Exercise
Please set down, unchanged, the line containing "Rank all 8 tensile-strength" and all the lines that follow it until the data below ends.
------------
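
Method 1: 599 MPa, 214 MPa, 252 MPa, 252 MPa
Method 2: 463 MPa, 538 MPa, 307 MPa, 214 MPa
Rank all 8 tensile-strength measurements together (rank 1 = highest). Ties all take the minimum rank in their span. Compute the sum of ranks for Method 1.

18

Sorted (descending): 599, 538, 463, 307, 252, 252, 214, 214
The 2 values of 252 occupy positions 5–6 → each gets rank 5.
The 2 values of 214 occupy positions 7–8 → each gets rank 7.
Method 1 values → pooled ranks: 599→1, 214→7, 252→5, 252→5
Rank sum = 1 + 7 + 5 + 5 = 18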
------------
Response to the task
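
Rank all 8 tensile-strength measurements together (rank 1 = highest). Ties all take the minimum rank in their span. Compute the sum of ranks for Method 1.

18

Sorted (descending): 599, 538, 463, 307, 252, 252, 214, 214
The 2 values of 252 occupy positions 5–6 → each gets rank 5.
The 2 values of 214 occupy positions 7–8 → each gets rank 7.
Method 1 values → pooled ranks: 599→1, 214→7, 252→5, 252→5
Rank sum = 1 + 7 + 5 + 5 = 18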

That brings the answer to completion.